Problem: Please state how many lines in the records below contain the word "moves"; the answer should be a number and nothing else.

[Collected data]
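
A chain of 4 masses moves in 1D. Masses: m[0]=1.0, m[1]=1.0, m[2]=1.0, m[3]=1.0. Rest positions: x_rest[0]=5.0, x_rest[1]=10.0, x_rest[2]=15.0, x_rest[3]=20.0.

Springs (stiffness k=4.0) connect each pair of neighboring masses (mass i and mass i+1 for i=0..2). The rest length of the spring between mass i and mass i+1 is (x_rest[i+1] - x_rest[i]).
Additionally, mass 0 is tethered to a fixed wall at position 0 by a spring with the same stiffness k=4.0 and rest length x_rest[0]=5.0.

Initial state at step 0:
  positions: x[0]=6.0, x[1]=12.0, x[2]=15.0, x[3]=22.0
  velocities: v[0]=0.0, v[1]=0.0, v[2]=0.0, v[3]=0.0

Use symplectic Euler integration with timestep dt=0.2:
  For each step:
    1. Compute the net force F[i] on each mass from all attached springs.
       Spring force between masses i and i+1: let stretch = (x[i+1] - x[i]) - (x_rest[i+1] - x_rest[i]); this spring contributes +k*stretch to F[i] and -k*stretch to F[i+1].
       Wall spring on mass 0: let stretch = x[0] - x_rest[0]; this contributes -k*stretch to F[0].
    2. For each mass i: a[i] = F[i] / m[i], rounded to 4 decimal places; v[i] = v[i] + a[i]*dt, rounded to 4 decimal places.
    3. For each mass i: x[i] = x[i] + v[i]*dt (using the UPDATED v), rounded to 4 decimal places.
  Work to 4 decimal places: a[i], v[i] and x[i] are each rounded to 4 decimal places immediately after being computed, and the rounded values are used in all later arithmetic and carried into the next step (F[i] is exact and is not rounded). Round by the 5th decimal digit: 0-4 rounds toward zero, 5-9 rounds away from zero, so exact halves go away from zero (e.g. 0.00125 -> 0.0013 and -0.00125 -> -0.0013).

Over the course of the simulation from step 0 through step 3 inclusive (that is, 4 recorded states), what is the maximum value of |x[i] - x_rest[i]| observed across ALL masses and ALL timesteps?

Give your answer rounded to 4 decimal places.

Step 0: x=[6.0000 12.0000 15.0000 22.0000] v=[0.0000 0.0000 0.0000 0.0000]
Step 1: x=[6.0000 11.5200 15.6400 21.6800] v=[0.0000 -2.4000 3.2000 -1.6000]
Step 2: x=[5.9232 10.8160 16.5872 21.1936] v=[-0.3840 -3.5200 4.7360 -2.4320]
Step 3: x=[5.6815 10.2525 17.3480 20.7702] v=[-1.2083 -2.8173 3.8042 -2.1171]
Max displacement = 2.3480

Answer: 2.3480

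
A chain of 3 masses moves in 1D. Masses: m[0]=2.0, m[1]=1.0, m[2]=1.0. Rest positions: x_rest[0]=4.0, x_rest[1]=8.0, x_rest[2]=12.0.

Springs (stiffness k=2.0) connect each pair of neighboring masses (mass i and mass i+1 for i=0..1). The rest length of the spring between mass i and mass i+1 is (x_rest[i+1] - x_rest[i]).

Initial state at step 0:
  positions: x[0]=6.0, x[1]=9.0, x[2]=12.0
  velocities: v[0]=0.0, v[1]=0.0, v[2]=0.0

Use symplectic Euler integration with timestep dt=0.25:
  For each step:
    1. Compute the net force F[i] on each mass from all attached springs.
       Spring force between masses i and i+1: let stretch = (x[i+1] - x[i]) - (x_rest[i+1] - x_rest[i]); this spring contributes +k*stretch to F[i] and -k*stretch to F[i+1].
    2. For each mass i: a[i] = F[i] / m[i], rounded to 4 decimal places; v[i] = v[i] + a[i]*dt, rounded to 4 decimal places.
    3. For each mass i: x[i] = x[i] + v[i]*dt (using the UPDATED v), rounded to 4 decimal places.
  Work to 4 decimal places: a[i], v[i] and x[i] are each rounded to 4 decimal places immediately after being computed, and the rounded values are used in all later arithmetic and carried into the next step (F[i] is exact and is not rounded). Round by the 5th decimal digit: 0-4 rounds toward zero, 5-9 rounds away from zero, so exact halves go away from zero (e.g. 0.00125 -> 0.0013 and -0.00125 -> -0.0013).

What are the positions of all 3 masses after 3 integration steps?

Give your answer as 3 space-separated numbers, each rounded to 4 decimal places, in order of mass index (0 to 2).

Step 0: x=[6.0000 9.0000 12.0000] v=[0.0000 0.0000 0.0000]
Step 1: x=[5.9375 9.0000 12.1250] v=[-0.2500 0.0000 0.5000]
Step 2: x=[5.8164 9.0078 12.3594] v=[-0.4844 0.0313 0.9375]
Step 3: x=[5.6448 9.0357 12.6748] v=[-0.6866 0.1114 1.2617]

Answer: 5.6448 9.0357 12.6748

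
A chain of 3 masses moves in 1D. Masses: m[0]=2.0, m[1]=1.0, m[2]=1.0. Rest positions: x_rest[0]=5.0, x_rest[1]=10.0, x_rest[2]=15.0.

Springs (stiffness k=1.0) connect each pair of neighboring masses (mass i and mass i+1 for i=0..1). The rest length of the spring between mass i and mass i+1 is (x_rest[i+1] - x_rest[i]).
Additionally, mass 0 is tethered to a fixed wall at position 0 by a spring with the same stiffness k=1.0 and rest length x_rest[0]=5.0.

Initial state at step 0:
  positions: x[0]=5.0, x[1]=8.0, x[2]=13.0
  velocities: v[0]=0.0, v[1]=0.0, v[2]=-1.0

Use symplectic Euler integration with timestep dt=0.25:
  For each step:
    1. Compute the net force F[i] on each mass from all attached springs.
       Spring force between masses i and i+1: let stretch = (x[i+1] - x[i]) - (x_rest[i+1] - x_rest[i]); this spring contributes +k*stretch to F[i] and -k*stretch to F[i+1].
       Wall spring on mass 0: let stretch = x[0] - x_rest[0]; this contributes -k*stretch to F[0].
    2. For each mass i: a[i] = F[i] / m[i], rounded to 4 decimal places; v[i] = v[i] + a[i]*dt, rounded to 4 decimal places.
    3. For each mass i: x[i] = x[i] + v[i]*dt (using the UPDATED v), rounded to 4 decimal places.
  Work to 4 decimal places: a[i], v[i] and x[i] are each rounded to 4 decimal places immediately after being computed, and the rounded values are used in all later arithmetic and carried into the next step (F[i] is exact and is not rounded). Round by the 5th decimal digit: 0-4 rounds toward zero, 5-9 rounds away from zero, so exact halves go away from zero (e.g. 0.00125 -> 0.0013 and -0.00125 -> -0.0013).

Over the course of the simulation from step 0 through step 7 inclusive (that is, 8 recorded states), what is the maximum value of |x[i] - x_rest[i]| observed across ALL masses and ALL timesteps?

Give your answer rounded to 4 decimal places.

Answer: 2.7496

Derivation:
Step 0: x=[5.0000 8.0000 13.0000] v=[0.0000 0.0000 -1.0000]
Step 1: x=[4.9375 8.1250 12.7500] v=[-0.2500 0.5000 -1.0000]
Step 2: x=[4.8203 8.3399 12.5234] v=[-0.4688 0.8594 -0.9063]
Step 3: x=[4.6625 8.5963 12.3479] v=[-0.6314 1.0254 -0.7022]
Step 4: x=[4.4819 8.8413 12.2504] v=[-0.7225 0.9799 -0.3901]
Step 5: x=[4.2975 9.0269 12.2523] v=[-0.7378 0.7423 0.0076]
Step 6: x=[4.1266 9.1185 12.3651] v=[-0.6838 0.3663 0.4513]
Step 7: x=[3.9827 9.1010 12.5875] v=[-0.5756 -0.0700 0.8897]
Max displacement = 2.7496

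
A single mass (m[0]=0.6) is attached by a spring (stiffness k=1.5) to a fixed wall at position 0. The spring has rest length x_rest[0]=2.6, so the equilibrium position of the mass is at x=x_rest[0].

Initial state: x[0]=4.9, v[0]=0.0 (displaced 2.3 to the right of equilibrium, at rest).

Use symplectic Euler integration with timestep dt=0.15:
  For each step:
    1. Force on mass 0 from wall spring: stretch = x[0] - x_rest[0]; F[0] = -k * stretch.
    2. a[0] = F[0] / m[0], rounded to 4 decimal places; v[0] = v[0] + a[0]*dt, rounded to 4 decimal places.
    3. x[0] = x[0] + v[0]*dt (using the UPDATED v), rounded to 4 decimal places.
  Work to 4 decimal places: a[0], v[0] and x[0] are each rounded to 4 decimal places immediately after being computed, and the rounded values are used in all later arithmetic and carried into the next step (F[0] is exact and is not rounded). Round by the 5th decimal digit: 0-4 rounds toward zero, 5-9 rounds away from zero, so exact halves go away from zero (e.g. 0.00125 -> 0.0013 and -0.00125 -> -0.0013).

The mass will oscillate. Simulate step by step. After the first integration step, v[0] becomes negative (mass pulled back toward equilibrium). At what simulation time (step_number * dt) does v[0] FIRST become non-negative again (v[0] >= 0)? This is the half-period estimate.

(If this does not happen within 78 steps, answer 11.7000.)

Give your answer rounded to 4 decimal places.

Answer: 2.1000

Derivation:
Step 0: x=[4.9000] v=[0.0000]
Step 1: x=[4.7706] v=[-0.8625]
Step 2: x=[4.5191] v=[-1.6765]
Step 3: x=[4.1597] v=[-2.3962]
Step 4: x=[3.7125] v=[-2.9811]
Step 5: x=[3.2028] v=[-3.3983]
Step 6: x=[2.6591] v=[-3.6244]
Step 7: x=[2.1121] v=[-3.6466]
Step 8: x=[1.5926] v=[-3.4636]
Step 9: x=[1.1297] v=[-3.0858]
Step 10: x=[0.7495] v=[-2.5344]
Step 11: x=[0.4734] v=[-1.8405]
Step 12: x=[0.3170] v=[-1.0430]
Step 13: x=[0.2890] v=[-0.1869]
Step 14: x=[0.3910] v=[0.6797]
First v>=0 after going negative at step 14, time=2.1000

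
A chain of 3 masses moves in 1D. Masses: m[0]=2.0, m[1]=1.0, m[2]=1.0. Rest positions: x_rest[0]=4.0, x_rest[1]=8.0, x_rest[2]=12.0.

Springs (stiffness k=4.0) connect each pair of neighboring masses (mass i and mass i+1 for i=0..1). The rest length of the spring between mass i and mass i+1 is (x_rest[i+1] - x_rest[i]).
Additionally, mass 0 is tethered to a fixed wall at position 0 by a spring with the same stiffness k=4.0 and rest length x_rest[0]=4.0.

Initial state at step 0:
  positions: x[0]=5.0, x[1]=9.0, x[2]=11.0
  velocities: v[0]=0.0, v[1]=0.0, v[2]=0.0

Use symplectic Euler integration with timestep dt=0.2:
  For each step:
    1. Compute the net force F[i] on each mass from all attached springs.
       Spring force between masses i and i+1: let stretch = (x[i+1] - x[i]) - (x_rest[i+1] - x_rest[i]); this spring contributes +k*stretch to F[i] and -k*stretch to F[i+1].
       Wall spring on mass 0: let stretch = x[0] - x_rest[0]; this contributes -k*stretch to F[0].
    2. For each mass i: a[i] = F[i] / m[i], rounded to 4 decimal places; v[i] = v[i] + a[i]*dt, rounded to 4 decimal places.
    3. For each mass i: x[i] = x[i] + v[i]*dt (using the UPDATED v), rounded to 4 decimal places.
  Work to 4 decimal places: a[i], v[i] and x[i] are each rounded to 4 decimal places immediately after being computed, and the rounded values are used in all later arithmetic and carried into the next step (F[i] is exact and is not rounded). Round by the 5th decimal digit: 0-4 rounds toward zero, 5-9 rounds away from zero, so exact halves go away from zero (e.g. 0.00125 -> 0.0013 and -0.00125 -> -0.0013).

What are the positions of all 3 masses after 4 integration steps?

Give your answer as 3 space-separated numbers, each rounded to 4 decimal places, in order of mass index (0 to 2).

Answer: 4.0940 7.4963 12.9200

Derivation:
Step 0: x=[5.0000 9.0000 11.0000] v=[0.0000 0.0000 0.0000]
Step 1: x=[4.9200 8.6800 11.3200] v=[-0.4000 -1.6000 1.6000]
Step 2: x=[4.7472 8.1808 11.8576] v=[-0.8640 -2.4960 2.6880]
Step 3: x=[4.4693 7.7205 12.4469] v=[-1.3894 -2.3014 2.9466]
Step 4: x=[4.0940 7.4963 12.9200] v=[-1.8766 -1.1212 2.3655]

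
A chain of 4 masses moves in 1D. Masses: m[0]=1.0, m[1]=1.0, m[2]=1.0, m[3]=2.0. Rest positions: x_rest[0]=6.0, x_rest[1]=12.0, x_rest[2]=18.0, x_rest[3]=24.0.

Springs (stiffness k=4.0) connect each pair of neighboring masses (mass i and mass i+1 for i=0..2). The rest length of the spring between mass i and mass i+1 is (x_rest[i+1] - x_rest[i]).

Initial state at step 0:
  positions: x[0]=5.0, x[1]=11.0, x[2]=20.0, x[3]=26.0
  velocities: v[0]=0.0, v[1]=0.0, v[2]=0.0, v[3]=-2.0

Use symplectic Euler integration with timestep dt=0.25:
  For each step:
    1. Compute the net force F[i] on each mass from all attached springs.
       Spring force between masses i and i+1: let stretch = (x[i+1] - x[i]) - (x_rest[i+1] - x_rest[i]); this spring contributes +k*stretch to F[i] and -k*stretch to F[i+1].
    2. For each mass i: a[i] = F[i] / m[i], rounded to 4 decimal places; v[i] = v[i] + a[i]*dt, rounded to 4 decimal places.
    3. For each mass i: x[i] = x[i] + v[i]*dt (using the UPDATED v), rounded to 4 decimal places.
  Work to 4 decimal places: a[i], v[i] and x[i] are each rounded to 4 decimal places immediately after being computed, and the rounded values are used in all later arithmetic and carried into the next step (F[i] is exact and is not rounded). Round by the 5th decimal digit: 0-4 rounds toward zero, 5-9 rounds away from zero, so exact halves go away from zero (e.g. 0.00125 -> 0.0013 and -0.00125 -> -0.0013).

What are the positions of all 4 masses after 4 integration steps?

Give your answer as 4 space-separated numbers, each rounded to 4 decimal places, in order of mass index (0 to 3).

Step 0: x=[5.0000 11.0000 20.0000 26.0000] v=[0.0000 0.0000 0.0000 -2.0000]
Step 1: x=[5.0000 11.7500 19.2500 25.5000] v=[0.0000 3.0000 -3.0000 -2.0000]
Step 2: x=[5.1875 12.6875 18.1875 24.9688] v=[0.7500 3.7500 -4.2500 -2.1250]
Step 3: x=[5.7500 13.1250 17.4453 24.3399] v=[2.2500 1.7500 -2.9687 -2.5157]
Step 4: x=[6.6563 12.7988 17.3467 23.5992] v=[3.6250 -1.3047 -0.3944 -2.9630]

Answer: 6.6563 12.7988 17.3467 23.5992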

Output of the exercise: 5